Among the entries that follow, find the lines holding "data" and say how many there are, with no other words.

*** Opening EXTRACTED MATERIAL ***

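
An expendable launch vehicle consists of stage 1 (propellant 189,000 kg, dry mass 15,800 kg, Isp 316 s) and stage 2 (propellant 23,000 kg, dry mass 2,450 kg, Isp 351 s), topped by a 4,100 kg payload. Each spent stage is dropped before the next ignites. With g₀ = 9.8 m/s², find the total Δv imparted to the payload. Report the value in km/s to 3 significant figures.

Δv ≈ 10.3 km/s

Ignition mass of stage 1 = 189,000+15,800 + 23,000+2,450 + 4,100 = 234,350 kg.
Stage 1: m₀ = 234,350 kg, m_f = 234,350 − 189,000 = 45,350 kg; Δv = 316×9.8×ln(5.168) = 3096.8×1.6424 ≈ 5086 m/s.
Stage 2: m₀ = 29,550 kg, m_f = 29,550 − 23,000 = 6,550 kg; Δv = 351×9.8×ln(4.511) = 3439.8×1.5066 ≈ 5182 m/s.
Total Δv = 5086 + 5182 = 10268 m/s.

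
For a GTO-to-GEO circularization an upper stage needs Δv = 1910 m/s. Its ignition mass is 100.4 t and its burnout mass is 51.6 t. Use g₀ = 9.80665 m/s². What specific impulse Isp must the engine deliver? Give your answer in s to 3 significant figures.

ln(m₀/m_f) = ln(100400/51600) = ln(1.946) = 0.6656.
v_e = Δv / ln(m₀/m_f) = 1910 / 0.6656 = 2869.4 m/s.
Isp = v_e / g₀ = 2869.4 / 9.80665 = 292.6 s.

Isp ≈ 293 s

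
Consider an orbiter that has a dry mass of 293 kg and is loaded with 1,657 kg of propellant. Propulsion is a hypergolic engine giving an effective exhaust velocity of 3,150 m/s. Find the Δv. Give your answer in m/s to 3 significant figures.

Δv ≈ 5970 m/s

m₀ = m_dry + m_prop = 293 + 1,657 = 1,950 kg.
Δv = v_e · ln(m₀/m_f) = 3150.0 × ln(6.655) = 3150.0 × 1.8954 ≈ 5970.5 m/s.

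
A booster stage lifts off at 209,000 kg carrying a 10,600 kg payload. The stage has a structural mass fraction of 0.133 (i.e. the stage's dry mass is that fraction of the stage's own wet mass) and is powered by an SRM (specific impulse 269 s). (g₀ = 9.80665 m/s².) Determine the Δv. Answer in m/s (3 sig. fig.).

Stage wet mass = m₀ − payload = 209,000 − 10,600 = 198,400 kg.
Stage dry mass = ε × stage wet mass = 0.133 × 198,400 = 26,387.2 kg.
Burnout mass m_f = stage dry + payload = 26,387.2 + 10,600 = 36,987.2 kg.
v_e = Isp · g₀ = 269 × 9.80665 = 2638.0 m/s.
Rocket equation: Δv = v_e · ln(209,000/36,987.2) = 2638.0 × ln(5.651) = 2638.0 × 1.7318 ≈ 4568 m/s.

Δv ≈ 4570 m/s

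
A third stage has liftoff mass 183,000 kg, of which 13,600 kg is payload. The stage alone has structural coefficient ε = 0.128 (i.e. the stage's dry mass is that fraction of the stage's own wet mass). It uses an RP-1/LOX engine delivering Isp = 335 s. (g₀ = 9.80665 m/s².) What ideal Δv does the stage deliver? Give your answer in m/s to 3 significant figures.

Δv ≈ 5410 m/s

Stage wet mass = m₀ − payload = 183,000 − 13,600 = 169,400 kg.
Stage dry mass = ε × stage wet mass = 0.128 × 169,400 = 21,683.2 kg.
Burnout mass m_f = stage dry + payload = 21,683.2 + 13,600 = 35,283.2 kg.
v_e = Isp · g₀ = 335 × 9.80665 = 3285.2 m/s.
Rocket equation: Δv = v_e · ln(183,000/35,283.2) = 3285.2 × ln(5.187) = 3285.2 × 1.6461 ≈ 5408 m/s.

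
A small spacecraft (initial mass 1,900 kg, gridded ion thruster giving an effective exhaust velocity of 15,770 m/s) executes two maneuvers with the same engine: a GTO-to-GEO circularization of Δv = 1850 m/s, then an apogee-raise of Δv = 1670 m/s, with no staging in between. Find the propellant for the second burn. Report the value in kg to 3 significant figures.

propellant for the second burn ≈ 170 kg

After the first burn: m = 1900 × exp(−1850/15770.0) = 1900 × 0.88931 = 1,689.69 kg.
After the second burn: m = 1,689.69 × exp(−1670/15770.0) = 1,689.69 × 0.89952 = 1,519.91 kg.
Second-burn propellant = 1,689.69 − 1,519.91 = 169.78 kg.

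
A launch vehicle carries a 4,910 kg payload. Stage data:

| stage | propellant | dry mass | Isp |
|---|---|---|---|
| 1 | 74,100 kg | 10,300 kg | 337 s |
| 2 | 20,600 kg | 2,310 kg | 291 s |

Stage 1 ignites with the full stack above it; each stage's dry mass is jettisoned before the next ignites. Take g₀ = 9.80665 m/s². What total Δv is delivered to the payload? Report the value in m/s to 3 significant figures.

Ignition mass of stage 1 = 74,100+10,300 + 20,600+2,310 + 4,910 = 112,220 kg.
Stage 1: m₀ = 112,220 kg, m_f = 112,220 − 74,100 = 38,120 kg; Δv = 337×9.80665×ln(2.944) = 3304.8×1.0797 ≈ 3568 m/s.
Stage 2: m₀ = 27,820 kg, m_f = 27,820 − 20,600 = 7,220 kg; Δv = 291×9.80665×ln(3.853) = 2853.7×1.3489 ≈ 3849 m/s.
Total Δv = 3568 + 3849 = 7417 m/s.

Δv ≈ 7420 m/s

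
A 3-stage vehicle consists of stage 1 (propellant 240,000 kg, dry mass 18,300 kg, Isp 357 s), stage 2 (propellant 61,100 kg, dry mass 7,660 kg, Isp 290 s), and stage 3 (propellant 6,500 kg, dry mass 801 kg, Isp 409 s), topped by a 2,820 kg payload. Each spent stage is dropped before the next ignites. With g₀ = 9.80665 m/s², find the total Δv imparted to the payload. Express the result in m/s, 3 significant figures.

Δv ≈ 12700 m/s

Ignition mass of stage 1 = 240,000+18,300 + 61,100+7,660 + 6,500+801 + 2,820 = 337,181 kg.
Stage 1: m₀ = 337,181 kg, m_f = 337,181 − 240,000 = 97,181 kg; Δv = 357×9.80665×ln(3.47) = 3501.0×1.2440 ≈ 4355 m/s.
Stage 2: m₀ = 78,881 kg, m_f = 78,881 − 61,100 = 17,781 kg; Δv = 290×9.80665×ln(4.436) = 2843.9×1.4898 ≈ 4237 m/s.
Stage 3: m₀ = 10,121 kg, m_f = 10,121 − 6,500 = 3,621 kg; Δv = 409×9.80665×ln(2.795) = 4010.9×1.0279 ≈ 4123 m/s.
Total Δv = 4355 + 4237 + 4123 = 12715 m/s.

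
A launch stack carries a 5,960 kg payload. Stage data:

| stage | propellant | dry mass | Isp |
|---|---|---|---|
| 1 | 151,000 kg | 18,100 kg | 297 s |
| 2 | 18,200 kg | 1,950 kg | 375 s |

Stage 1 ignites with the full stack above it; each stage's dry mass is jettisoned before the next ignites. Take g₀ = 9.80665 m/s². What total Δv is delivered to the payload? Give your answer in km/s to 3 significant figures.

Δv ≈ 8.72 km/s

Ignition mass of stage 1 = 151,000+18,100 + 18,200+1,950 + 5,960 = 195,210 kg.
Stage 1: m₀ = 195,210 kg, m_f = 195,210 − 151,000 = 44,210 kg; Δv = 297×9.80665×ln(4.416) = 2912.6×1.4851 ≈ 4326 m/s.
Stage 2: m₀ = 26,110 kg, m_f = 26,110 − 18,200 = 7,910 kg; Δv = 375×9.80665×ln(3.301) = 3677.5×1.1942 ≈ 4392 m/s.
Total Δv = 4326 + 4392 = 8718 m/s.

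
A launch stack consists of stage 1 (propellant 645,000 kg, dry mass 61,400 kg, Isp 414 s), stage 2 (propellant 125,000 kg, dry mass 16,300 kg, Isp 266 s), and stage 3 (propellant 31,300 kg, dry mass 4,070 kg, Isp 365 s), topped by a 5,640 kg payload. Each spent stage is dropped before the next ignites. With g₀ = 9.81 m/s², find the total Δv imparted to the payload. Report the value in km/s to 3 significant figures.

Ignition mass of stage 1 = 645,000+61,400 + 125,000+16,300 + 31,300+4,070 + 5,640 = 888,710 kg.
Stage 1: m₀ = 888,710 kg, m_f = 888,710 − 645,000 = 243,710 kg; Δv = 414×9.81×ln(3.647) = 4061.3×1.2938 ≈ 5255 m/s.
Stage 2: m₀ = 182,310 kg, m_f = 182,310 − 125,000 = 57,310 kg; Δv = 266×9.81×ln(3.181) = 2609.5×1.1572 ≈ 3020 m/s.
Stage 3: m₀ = 41,010 kg, m_f = 41,010 − 31,300 = 9,710 kg; Δv = 365×9.81×ln(4.223) = 3580.7×1.4407 ≈ 5158 m/s.
Total Δv = 5255 + 3020 + 5158 = 13433 m/s.

Δv ≈ 13.4 km/s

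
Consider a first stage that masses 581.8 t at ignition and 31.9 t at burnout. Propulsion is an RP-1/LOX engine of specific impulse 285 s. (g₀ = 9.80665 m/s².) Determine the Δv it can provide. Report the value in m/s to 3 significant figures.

v_e = Isp · g₀ = 285 × 9.80665 = 2794.9 m/s.
From the ideal rocket equation, Δv = v_e · ln(m₀/m_f) = 2794.9 × ln(18.24) = 2794.9 × 2.9035 ≈ 8115.0 m/s.

Δv ≈ 8120 m/s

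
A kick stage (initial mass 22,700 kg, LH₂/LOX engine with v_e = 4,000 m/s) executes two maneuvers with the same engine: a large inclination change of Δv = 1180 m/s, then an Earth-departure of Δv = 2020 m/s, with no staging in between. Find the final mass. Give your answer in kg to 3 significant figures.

After the first burn: m = 22700 × exp(−1180/4000.0) = 22700 × 0.74453 = 16,900.8 kg.
After the second burn: m = 16,900.8 × exp(−2020/4000.0) = 16,900.8 × 0.60351 = 10,199.8 kg.

final mass ≈ 10200 kg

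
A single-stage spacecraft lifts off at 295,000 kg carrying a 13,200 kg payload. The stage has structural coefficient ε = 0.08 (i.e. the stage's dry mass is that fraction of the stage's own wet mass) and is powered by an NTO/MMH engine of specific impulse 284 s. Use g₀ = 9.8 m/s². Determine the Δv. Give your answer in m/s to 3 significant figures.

Stage wet mass = m₀ − payload = 295,000 − 13,200 = 281,800 kg.
Stage dry mass = ε × stage wet mass = 0.08 × 281,800 = 22,544 kg.
Burnout mass m_f = stage dry + payload = 22,544 + 13,200 = 35,744 kg.
v_e = Isp · g₀ = 284 × 9.8 = 2783.2 m/s.
Using Δv = v_e ln(m₀/m_f): Δv = v_e · ln(295,000/35,744) = 2783.2 × ln(8.253) = 2783.2 × 2.1106 ≈ 5874 m/s.

Δv ≈ 5870 m/s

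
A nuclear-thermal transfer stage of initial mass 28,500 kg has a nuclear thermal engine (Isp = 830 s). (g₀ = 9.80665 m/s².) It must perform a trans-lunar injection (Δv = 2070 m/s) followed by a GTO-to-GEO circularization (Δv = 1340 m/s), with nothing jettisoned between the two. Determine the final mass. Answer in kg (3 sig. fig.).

final mass ≈ 18700 kg

v_e = Isp · g₀ = 830 × 9.80665 = 8139.5 m/s.
After the first burn: m = 28500 × exp(−2070/8139.5) = 28500 × 0.77545 = 22,100.3 kg.
After the second burn: m = 22,100.3 × exp(−1340/8139.5) = 22,100.3 × 0.84821 = 18,745.7 kg.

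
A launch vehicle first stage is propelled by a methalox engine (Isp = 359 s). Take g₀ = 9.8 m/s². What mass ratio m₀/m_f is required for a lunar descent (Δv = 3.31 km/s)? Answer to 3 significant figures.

mass ratio ≈ 2.56

v_e = Isp · g₀ = 359 × 9.8 = 3518.2 m/s.
Rocket equation: m₀/m_f = exp(Δv / v_e) = exp(3310 / 3518.2) = exp(0.9408) = 2.5621.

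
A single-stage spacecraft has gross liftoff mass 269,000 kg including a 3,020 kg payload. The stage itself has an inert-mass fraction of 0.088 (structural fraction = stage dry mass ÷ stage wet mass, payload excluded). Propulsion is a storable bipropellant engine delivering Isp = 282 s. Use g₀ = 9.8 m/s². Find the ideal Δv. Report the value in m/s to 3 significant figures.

Stage wet mass = m₀ − payload = 269,000 − 3,020 = 265,980 kg.
Stage dry mass = ε × stage wet mass = 0.088 × 265,980 = 23,406.2 kg.
Burnout mass m_f = stage dry + payload = 23,406.2 + 3,020 = 26,426.2 kg.
v_e = Isp · g₀ = 282 × 9.8 = 2763.6 m/s.
Δv = v_e · ln(269,000/26,426.2) = 2763.6 × ln(10.18) = 2763.6 × 2.3204 ≈ 6413 m/s.

Δv ≈ 6410 m/s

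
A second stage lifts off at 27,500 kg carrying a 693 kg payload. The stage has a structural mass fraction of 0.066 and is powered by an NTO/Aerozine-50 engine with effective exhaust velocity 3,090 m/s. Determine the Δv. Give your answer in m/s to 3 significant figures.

Δv ≈ 7460 m/s

Stage wet mass = m₀ − payload = 27,500 − 693 = 26,807 kg.
Stage dry mass = ε × stage wet mass = 0.066 × 26,807 = 1,769.26 kg.
Burnout mass m_f = stage dry + payload = 1,769.26 + 693 = 2,462.26 kg.
Δv = v_e · ln(27,500/2,462.26) = 3090.0 × ln(11.17) = 3090.0 × 2.4131 ≈ 7456 m/s.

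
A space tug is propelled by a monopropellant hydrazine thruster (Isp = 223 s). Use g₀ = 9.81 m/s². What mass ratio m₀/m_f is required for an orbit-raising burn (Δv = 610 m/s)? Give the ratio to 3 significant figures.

mass ratio ≈ 1.32

v_e = Isp · g₀ = 223 × 9.81 = 2187.6 m/s.
By the Tsiolkovsky rocket equation, m₀/m_f = exp(Δv / v_e) = exp(610 / 2187.6) = exp(0.2788) = 1.3216.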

*** Closing EXTRACTED MATERIAL ***

- **ANSWER FOR THIS EXERCISE**
2